[Dataset entries — start]
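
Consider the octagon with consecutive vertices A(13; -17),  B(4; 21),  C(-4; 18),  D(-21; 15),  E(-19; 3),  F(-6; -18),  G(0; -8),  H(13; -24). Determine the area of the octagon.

Apply the surveyor's formula: 2A = Σ (x_i·y_{i+1} − x_{i+1}·y_i), indices taken mod 8.
Σ = (341) + (156) + (318) + (222) + (360) + (48) + (104) + (91) = 1640
Area = |Σ|/2 = 820.

820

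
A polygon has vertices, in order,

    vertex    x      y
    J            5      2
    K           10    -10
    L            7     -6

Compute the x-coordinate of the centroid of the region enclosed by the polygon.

Apply the shoelace formula. First the cross-terms c_i = x_i·y_{i+1} − x_{i+1}·y_i:
  -70, 10, 44  ⇒  2A = -16, A = -8.
Then Σ (x_i + x_{i+1})·c_i = -352, so x̄ = -352 / (6·(-8)) = 22/3.

22/3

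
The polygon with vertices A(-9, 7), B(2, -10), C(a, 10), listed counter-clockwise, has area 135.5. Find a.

5

Write out the shoelace sum; only the two edges meeting at C involve a:
2·Area = [(2·10 − a·(-10)) + (a·7 − (-9)·10)] + 76
       = 17·a + 186 = 271
⇒ a = 5.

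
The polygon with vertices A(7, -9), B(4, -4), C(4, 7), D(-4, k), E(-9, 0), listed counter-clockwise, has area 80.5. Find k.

Write out the shoelace sum; only the two edges meeting at D involve k:
2·Area = [(4·k − (-4)·7) + ((-4)·0 − (-9)·k)] + 133
       = 13·k + 161 = 161
⇒ k = 0.

0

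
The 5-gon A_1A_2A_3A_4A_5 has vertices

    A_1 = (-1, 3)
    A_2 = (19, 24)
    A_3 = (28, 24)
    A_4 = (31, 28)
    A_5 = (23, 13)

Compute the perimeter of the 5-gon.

|A_1A_2| = √((20)² + (21)²) = √841 = 29
|A_2A_3| = √((9)² + (0)²) = √81 = 9
|A_3A_4| = √((3)² + (4)²) = √25 = 5
|A_4A_5| = √((-8)² + (-15)²) = √289 = 17
|A_5A_1| = √((-24)² + (-10)²) = √676 = 26
Perimeter = 29 + 9 + 5 + 17 + 26 = 86.

86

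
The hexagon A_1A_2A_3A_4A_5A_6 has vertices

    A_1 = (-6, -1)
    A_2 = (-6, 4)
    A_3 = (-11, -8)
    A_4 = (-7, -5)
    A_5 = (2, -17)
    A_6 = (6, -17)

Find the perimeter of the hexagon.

|A_1A_2| = √((0)² + (5)²) = √25 = 5
|A_2A_3| = √((-5)² + (-12)²) = √169 = 13
|A_3A_4| = √((4)² + (3)²) = √25 = 5
|A_4A_5| = √((9)² + (-12)²) = √225 = 15
|A_5A_6| = √((4)² + (0)²) = √16 = 4
|A_6A_1| = √((-12)² + (16)²) = √400 = 20
Perimeter = 5 + 13 + 5 + 15 + 4 + 20 = 62.

62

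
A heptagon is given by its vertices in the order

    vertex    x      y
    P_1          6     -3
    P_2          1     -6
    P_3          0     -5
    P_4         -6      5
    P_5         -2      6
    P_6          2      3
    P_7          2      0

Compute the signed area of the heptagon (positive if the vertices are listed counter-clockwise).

Cross-terms: -33, -5, -30, -26, -18, -6, -6  ⇒  Σ = -124
Signed area = Σ/2 = -62 (negative ⇒ clockwise traversal).

-62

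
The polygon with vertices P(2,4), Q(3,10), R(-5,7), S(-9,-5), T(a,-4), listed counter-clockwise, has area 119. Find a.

Write out the shoelace sum; only the two edges meeting at T involve a:
2·Area = [((-9)·(-4) − a·(-5)) + (a·4 − 2·(-4))] + 167
       = 9·a + 211 = 238
⇒ a = 3.

3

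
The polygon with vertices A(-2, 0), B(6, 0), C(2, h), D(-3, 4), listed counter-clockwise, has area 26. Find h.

The doubled signed area Σ (x_i y_{i+1} − x_{i+1} y_i) is linear in h.
With h=0 it equals 16; the coefficient of h is 9 (from the two edges through C).
So 9·h + 16 = 2·26 = 52 ⇒ h = 4.

4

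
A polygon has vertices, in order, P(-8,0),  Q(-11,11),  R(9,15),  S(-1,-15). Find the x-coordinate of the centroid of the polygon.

-145/111

Apply the shoelace (surveyor's) formula. First the cross-terms c_i = x_i·y_{i+1} − x_{i+1}·y_i:
  -88, -264, -120, -120  ⇒  2A = -592, A = -296.
Then Σ (x_i + x_{i+1})·c_i = 2320, so x̄ = 2320 / (6·(-296)) = -145/111.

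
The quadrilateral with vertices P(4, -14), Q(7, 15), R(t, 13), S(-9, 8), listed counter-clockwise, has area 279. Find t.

-14

Write out the shoelace sum; only the two edges meeting at R involve t:
2·Area = [(7·13 − t·15) + (t·8 − (-9)·13)] + 252
       = -7·t + 460 = 558
⇒ t = -14.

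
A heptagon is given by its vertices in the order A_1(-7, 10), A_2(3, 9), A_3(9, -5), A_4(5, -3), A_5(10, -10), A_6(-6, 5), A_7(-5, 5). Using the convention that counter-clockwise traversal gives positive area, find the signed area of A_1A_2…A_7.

Apply Gauss's area formula: 2A = Σ (x_i·y_{i+1} − x_{i+1}·y_i), indices taken mod 7.
Σ = (-93) + (-96) + (-2) + (-20) + (-10) + (-5) + (-15) = -241
Signed area = Σ/2 = -120.5 (negative ⇒ clockwise traversal).

-120.5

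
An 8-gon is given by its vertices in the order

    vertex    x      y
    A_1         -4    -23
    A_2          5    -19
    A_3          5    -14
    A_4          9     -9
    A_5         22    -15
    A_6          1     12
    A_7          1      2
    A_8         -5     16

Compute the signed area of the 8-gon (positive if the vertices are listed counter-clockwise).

417

Apply the shoelace formula: 2A = Σ (x_i·y_{i+1} − x_{i+1}·y_i), indices taken mod 8.
Σ = (191) + (25) + (81) + (63) + (279) + (-10) + (26) + (179) = 834
Signed area = Σ/2 = 417 (positive ⇒ counter-clockwise traversal).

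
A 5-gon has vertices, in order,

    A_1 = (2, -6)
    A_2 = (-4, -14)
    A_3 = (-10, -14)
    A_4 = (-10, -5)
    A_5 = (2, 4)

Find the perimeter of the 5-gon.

50

|A_1A_2| = √((-6)² + (-8)²) = √100 = 10
|A_2A_3| = √((-6)² + (0)²) = √36 = 6
|A_3A_4| = √((0)² + (9)²) = √81 = 9
|A_4A_5| = √((12)² + (9)²) = √225 = 15
|A_5A_1| = √((0)² + (-10)²) = √100 = 10
Perimeter = 10 + 6 + 9 + 15 + 10 = 50.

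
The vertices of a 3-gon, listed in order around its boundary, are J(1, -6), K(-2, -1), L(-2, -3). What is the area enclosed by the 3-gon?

Cross-terms: -13, 4, 15  ⇒  Σ = 6
Area = |Σ|/2 = 3.

3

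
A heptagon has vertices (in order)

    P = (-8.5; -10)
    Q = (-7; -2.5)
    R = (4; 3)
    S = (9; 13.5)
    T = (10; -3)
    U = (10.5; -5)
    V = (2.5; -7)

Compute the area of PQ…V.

179.375

Apply the surveyor's formula: 2A = Σ (x_i·y_{i+1} − x_{i+1}·y_i), indices taken mod 7.
P→Q: (-8.5)(-2.5) − (-7)(-10) = -48.75
Q→R: (-7)(3) − (4)(-2.5) = -11
R→S: (4)(13.5) − (9)(3) = 27
S→T: (9)(-3) − (10)(13.5) = -162
T→U: (10)(-5) − (10.5)(-3) = -18.5
U→V: (10.5)(-7) − (2.5)(-5) = -61
V→P: (2.5)(-10) − (-8.5)(-7) = -84.5
Σ = -358.75
Area = |Σ|/2 = 179.375.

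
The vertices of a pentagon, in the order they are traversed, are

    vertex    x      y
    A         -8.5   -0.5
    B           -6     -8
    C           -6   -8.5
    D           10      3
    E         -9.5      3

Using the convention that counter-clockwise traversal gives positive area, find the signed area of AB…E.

111.875

Σ = (65) + (3) + (67) + (58.5) + (30.25) = 223.75
Signed area = Σ/2 = 111.875 (positive ⇒ counter-clockwise traversal).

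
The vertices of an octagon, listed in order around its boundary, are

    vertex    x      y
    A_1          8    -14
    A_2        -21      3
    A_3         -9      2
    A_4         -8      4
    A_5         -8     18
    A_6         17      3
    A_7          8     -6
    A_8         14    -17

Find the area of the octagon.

492.5

Σ = (-270) + (-15) + (-20) + (-112) + (-330) + (-126) + (-52) + (-60) = -985
Area = |Σ|/2 = 492.5.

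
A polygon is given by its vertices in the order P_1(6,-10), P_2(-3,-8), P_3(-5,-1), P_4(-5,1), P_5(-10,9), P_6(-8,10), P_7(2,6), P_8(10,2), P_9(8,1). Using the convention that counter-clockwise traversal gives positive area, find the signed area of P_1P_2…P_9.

P_1→P_2: (6)(-8) − (-3)(-10) = -78
P_2→P_3: (-3)(-1) − (-5)(-8) = -37
P_3→P_4: (-5)(1) − (-5)(-1) = -10
P_4→P_5: (-5)(9) − (-10)(1) = -35
P_5→P_6: (-10)(10) − (-8)(9) = -28
P_6→P_7: (-8)(6) − (2)(10) = -68
P_7→P_8: (2)(2) − (10)(6) = -56
P_8→P_9: (10)(1) − (8)(2) = -6
P_9→P_1: (8)(-10) − (6)(1) = -86
Σ = -404
Signed area = Σ/2 = -202 (negative ⇒ clockwise traversal).

-202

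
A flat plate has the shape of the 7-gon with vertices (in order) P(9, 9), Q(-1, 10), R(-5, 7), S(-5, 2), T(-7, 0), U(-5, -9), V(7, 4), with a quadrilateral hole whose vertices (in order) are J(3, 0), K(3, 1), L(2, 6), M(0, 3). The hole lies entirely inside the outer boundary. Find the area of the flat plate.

Outer boundary:
Apply Gauss's area formula: 2A = Σ (x_i·y_{i+1} − x_{i+1}·y_i), indices taken mod 7.
P→Q: (9)(10) − (-1)(9) = 99
Q→R: (-1)(7) − (-5)(10) = 43
R→S: (-5)(2) − (-5)(7) = 25
S→T: (-5)(0) − (-7)(2) = 14
T→U: (-7)(-9) − (-5)(0) = 63
U→V: (-5)(4) − (7)(-9) = 43
V→P: (7)(9) − (9)(4) = 27
Σ = 314
Area = |Σ|/2 = 157.
Hole:
Apply Gauss's area formula: 2A = Σ (x_i·y_{i+1} − x_{i+1}·y_i), indices taken mod 4.
Σ = (3) + (16) + (6) + (-9) = 16
Area = |Σ|/2 = 8.
Net area = 157 − 8 = 149.

149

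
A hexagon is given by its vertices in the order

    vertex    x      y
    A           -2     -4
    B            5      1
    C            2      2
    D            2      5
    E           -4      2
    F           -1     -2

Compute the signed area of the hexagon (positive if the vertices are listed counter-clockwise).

33

Cross-terms: 18, 8, 6, 24, 10, 0  ⇒  Σ = 66
Signed area = Σ/2 = 33 (positive ⇒ counter-clockwise traversal).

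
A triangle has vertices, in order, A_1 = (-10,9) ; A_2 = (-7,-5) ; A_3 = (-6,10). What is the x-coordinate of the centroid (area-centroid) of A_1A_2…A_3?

Apply Gauss's area formula. First the cross-terms c_i = x_i·y_{i+1} − x_{i+1}·y_i:
  113, -100, 46  ⇒  2A = 59, A = 29.5.
Then Σ (x_i + x_{i+1})·c_i = -1357, so x̄ = -1357 / (6·29.5) = -23/3.

-23/3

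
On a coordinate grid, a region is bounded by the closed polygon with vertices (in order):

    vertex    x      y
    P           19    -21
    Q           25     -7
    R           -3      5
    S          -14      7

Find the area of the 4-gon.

353

Apply Gauss's area formula: 2A = Σ (x_i·y_{i+1} − x_{i+1}·y_i), indices taken mod 4.
P→Q: (19)(-7) − (25)(-21) = 392
Q→R: (25)(5) − (-3)(-7) = 104
R→S: (-3)(7) − (-14)(5) = 49
S→P: (-14)(-21) − (19)(7) = 161
Σ = 706
Area = |Σ|/2 = 353.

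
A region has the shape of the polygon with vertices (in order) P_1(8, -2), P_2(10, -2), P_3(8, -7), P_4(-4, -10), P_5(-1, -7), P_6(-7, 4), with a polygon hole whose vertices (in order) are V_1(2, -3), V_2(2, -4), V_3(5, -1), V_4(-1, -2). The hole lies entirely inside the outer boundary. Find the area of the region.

Outer boundary:
Apply Gauss's area formula: 2A = Σ (x_i·y_{i+1} − x_{i+1}·y_i), indices taken mod 6.
Cross-terms: 4, -54, -108, 18, -53, -18  ⇒  Σ = -211
Area = |Σ|/2 = 105.5.
Hole:
Apply the shoelace (surveyor's) formula: 2A = Σ (x_i·y_{i+1} − x_{i+1}·y_i), indices taken mod 4.
V_1→V_2: (2)(-4) − (2)(-3) = -2
V_2→V_3: (2)(-1) − (5)(-4) = 18
V_3→V_4: (5)(-2) − (-1)(-1) = -11
V_4→V_1: (-1)(-3) − (2)(-2) = 7
Σ = 12
Area = |Σ|/2 = 6.
Net area = 105.5 − 6 = 99.5.

99.5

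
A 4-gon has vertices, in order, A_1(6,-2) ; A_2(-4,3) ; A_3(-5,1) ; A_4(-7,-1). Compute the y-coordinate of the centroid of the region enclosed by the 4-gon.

Apply the shoelace formula. First the cross-terms c_i = x_i·y_{i+1} − x_{i+1}·y_i:
  10, 11, 12, 20  ⇒  2A = 53, A = 26.5.
Then Σ (y_i + y_{i+1})·c_i = -6, so ȳ = -6 / (6·26.5) = -2/53.

-2/53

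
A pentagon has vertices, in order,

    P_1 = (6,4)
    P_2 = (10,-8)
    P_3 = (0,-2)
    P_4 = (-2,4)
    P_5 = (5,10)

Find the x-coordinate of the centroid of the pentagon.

Apply the shoelace formula. First the cross-terms c_i = x_i·y_{i+1} − x_{i+1}·y_i:
  -88, -20, -4, -40, -40  ⇒  2A = -192, A = -96.
Then Σ (x_i + x_{i+1})·c_i = -2160, so x̄ = -2160 / (6·(-96)) = 3.75.

3.75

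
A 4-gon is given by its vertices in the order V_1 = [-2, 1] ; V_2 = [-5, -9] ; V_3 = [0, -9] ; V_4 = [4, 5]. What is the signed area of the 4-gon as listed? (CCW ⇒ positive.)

59

Apply the shoelace formula: 2A = Σ (x_i·y_{i+1} − x_{i+1}·y_i), indices taken mod 4.
Σ = (23) + (45) + (36) + (14) = 118
Signed area = Σ/2 = 59 (positive ⇒ counter-clockwise traversal).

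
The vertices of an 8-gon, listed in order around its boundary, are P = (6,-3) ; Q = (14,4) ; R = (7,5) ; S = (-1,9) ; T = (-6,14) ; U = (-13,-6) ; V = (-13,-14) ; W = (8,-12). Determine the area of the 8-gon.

427

Apply Gauss's area formula: 2A = Σ (x_i·y_{i+1} − x_{i+1}·y_i), indices taken mod 8.
Σ = (66) + (42) + (68) + (40) + (218) + (104) + (268) + (48) = 854
Area = |Σ|/2 = 427.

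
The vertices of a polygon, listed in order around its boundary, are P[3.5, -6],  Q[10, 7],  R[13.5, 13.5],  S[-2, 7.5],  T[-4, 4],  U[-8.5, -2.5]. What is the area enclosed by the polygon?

Σ = (84.5) + (40.5) + (128.25) + (22) + (44) + (59.75) = 379
Area = |Σ|/2 = 189.5.

189.5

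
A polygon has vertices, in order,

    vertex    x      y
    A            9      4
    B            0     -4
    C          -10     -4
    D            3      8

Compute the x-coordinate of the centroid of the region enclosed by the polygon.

14/51

Apply the shoelace (surveyor's) formula. First the cross-terms c_i = x_i·y_{i+1} − x_{i+1}·y_i:
  -36, -40, -68, -60  ⇒  2A = -204, A = -102.
Then Σ (x_i + x_{i+1})·c_i = -168, so x̄ = -168 / (6·(-102)) = 14/51.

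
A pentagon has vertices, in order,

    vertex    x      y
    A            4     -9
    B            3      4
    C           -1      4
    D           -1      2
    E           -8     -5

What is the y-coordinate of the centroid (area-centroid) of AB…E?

-713/261

Apply the shoelace formula. First the cross-terms c_i = x_i·y_{i+1} − x_{i+1}·y_i:
  43, 16, 2, 21, 92  ⇒  2A = 174, A = 87.
Then Σ (y_i + y_{i+1})·c_i = -1426, so ȳ = -1426 / (6·87) = -713/261.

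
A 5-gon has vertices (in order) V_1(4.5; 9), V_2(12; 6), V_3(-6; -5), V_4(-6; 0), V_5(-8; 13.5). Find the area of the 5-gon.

Σ = (-81) + (-24) + (-30) + (-81) + (-132.75) = -348.75
Area = |Σ|/2 = 174.375.

174.375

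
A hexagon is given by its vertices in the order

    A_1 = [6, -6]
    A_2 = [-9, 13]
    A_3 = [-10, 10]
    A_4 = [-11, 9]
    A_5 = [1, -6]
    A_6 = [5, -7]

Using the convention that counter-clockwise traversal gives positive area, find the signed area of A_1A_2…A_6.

88

Apply the shoelace (surveyor's) formula: 2A = Σ (x_i·y_{i+1} − x_{i+1}·y_i), indices taken mod 6.
Σ = (24) + (40) + (20) + (57) + (23) + (12) = 176
Signed area = Σ/2 = 88 (positive ⇒ counter-clockwise traversal).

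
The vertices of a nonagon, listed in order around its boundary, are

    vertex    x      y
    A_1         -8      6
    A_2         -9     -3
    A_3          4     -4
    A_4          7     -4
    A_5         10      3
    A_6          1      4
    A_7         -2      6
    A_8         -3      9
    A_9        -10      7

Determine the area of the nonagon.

157.5

Apply Gauss's area formula: 2A = Σ (x_i·y_{i+1} − x_{i+1}·y_i), indices taken mod 9.
Cross-terms: 78, 48, 12, 61, 37, 14, 0, 69, -4  ⇒  Σ = 315
Area = |Σ|/2 = 157.5.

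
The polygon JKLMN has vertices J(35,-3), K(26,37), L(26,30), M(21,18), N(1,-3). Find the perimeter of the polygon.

124

|JK| = √((-9)² + (40)²) = √1681 = 41
|KL| = √((0)² + (-7)²) = √49 = 7
|LM| = √((-5)² + (-12)²) = √169 = 13
|MN| = √((-20)² + (-21)²) = √841 = 29
|NJ| = √((34)² + (0)²) = √1156 = 34
Perimeter = 41 + 7 + 13 + 29 + 34 = 124.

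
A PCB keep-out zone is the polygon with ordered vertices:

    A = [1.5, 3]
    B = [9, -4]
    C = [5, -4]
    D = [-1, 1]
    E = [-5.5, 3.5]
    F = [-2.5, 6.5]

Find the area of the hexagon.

45.125

Cross-terms: -33, -16, 1, 2, -27, -17.25  ⇒  Σ = -90.25
Area = |Σ|/2 = 45.125.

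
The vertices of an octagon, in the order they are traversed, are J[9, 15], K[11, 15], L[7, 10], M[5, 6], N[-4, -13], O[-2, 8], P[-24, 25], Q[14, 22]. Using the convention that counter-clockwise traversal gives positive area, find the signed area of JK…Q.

Apply the surveyor's formula: 2A = Σ (x_i·y_{i+1} − x_{i+1}·y_i), indices taken mod 8.
Cross-terms: -30, 5, -8, -41, -58, 142, -878, 12  ⇒  Σ = -856
Signed area = Σ/2 = -428 (negative ⇒ clockwise traversal).

-428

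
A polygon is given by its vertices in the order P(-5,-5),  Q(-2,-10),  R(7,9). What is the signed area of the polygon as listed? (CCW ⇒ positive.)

Cross-terms: 40, 52, 10  ⇒  Σ = 102
Signed area = Σ/2 = 51 (positive ⇒ counter-clockwise traversal).

51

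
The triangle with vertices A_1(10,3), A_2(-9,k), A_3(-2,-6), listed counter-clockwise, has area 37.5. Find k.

-5

The doubled signed area Σ (x_i y_{i+1} − x_{i+1} y_i) is linear in k.
With k=0 it equals 135; the coefficient of k is 12 (from the two edges through A_2).
So 12·k + 135 = 2·37.5 = 75 ⇒ k = -5.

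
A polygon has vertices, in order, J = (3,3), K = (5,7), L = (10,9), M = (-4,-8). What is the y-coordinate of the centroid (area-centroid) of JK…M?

Apply Gauss's area formula. First the cross-terms c_i = x_i·y_{i+1} − x_{i+1}·y_i:
  6, -25, -44, 12  ⇒  2A = -51, A = -25.5.
Then Σ (y_i + y_{i+1})·c_i = -444, so ȳ = -444 / (6·(-25.5)) = 148/51.

148/51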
[Dataset entries — finish]
[Directions] Extract from the listing above the lines between the line containing "A_4 = (31, 28)" and the line containing "A_6 = (6, -17)", keeping both of those lines. Output nothing else.

[Final answer]
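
    A_4 = (31, 28)
    A_5 = (23, 13)

Compute the perimeter of the 5-gon.

|A_1A_2| = √((20)² + (21)²) = √841 = 29
|A_2A_3| = √((9)² + (0)²) = √81 = 9
|A_3A_4| = √((3)² + (4)²) = √25 = 5
|A_4A_5| = √((-8)² + (-15)²) = √289 = 17
|A_5A_1| = √((-24)² + (-10)²) = √676 = 26
Perimeter = 29 + 9 + 5 + 17 + 26 = 86.

86

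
The hexagon A_1A_2A_3A_4A_5A_6 has vertices

    A_1 = (-6, -1)
    A_2 = (-6, 4)
    A_3 = (-11, -8)
    A_4 = (-7, -5)
    A_5 = (2, -17)
    A_6 = (6, -17)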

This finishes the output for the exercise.